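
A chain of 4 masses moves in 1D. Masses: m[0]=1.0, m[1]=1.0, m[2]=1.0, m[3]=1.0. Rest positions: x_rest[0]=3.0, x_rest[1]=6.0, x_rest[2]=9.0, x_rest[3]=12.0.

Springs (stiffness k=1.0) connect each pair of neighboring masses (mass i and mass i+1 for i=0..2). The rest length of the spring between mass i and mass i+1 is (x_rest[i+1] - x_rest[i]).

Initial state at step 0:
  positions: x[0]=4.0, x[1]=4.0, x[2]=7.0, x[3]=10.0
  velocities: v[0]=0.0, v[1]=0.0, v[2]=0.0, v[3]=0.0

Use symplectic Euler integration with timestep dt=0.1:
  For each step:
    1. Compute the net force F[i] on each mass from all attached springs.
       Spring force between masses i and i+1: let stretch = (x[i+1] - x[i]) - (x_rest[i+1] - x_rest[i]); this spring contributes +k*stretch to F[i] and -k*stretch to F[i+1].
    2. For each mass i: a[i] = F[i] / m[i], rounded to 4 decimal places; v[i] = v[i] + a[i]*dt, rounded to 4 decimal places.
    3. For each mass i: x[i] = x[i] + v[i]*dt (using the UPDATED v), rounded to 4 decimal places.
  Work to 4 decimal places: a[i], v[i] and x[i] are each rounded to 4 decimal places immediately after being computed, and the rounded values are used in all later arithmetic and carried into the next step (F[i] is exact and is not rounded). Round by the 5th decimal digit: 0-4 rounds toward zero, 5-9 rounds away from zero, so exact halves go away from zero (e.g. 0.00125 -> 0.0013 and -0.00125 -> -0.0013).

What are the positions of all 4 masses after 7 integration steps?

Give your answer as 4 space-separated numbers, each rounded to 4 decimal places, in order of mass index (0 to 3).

Answer: 3.2326 4.7322 7.0348 10.0007

Derivation:
Step 0: x=[4.0000 4.0000 7.0000 10.0000] v=[0.0000 0.0000 0.0000 0.0000]
Step 1: x=[3.9700 4.0300 7.0000 10.0000] v=[-0.3000 0.3000 0.0000 0.0000]
Step 2: x=[3.9106 4.0891 7.0003 10.0000] v=[-0.5940 0.5910 0.0030 0.0000]
Step 3: x=[3.8230 4.1755 7.0015 10.0000] v=[-0.8762 0.8643 0.0119 0.0000]
Step 4: x=[3.7089 4.2867 7.0044 10.0000] v=[-1.1410 1.1117 0.0292 0.0002]
Step 5: x=[3.5706 4.4193 7.0101 10.0001] v=[-1.3832 1.3257 0.0570 0.0006]
Step 6: x=[3.4108 4.5693 7.0198 10.0003] v=[-1.5983 1.4999 0.0969 0.0016]
Step 7: x=[3.2326 4.7322 7.0348 10.0007] v=[-1.7825 1.6291 0.1499 0.0036]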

[Problem statement]:
Check each line above for the word "integration" and copy every line that has it.

[Answer to this task]:
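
Use symplectic Euler integration with timestep dt=0.1:
What are the positions of all 4 masses after 7 integration steps?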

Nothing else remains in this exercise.